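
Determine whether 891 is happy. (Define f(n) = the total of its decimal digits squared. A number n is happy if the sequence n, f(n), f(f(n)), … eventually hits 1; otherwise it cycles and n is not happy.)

891 → 146
146 → 53
53 → 34
34 → 25
25 → 29
29 → 85
85 → 89
89 → 145
145 → 42
42 → 20
20 → 4
4 → 16
16 → 37
37 → 58
58 → 89  — 89 already seen; the sequence cycles without reaching 1.

not happy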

•••

■ **Exercise directions**: After reading the listing, copy it out exactly and in full.

■ **Problem solution**:
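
Determine whether 891 is happy. (Define f(n) = the total of its decimal digits squared. A number n is happy if the sequence n, f(n), f(f(n)), … eventually hits 1; otherwise it cycles and n is not happy.)

891 → 146
146 → 53
53 → 34
34 → 25
25 → 29
29 → 85
85 → 89
89 → 145
145 → 42
42 → 20
20 → 4
4 → 16
16 → 37
37 → 58
58 → 89  — 89 already seen; the sequence cycles without reaching 1.

not happy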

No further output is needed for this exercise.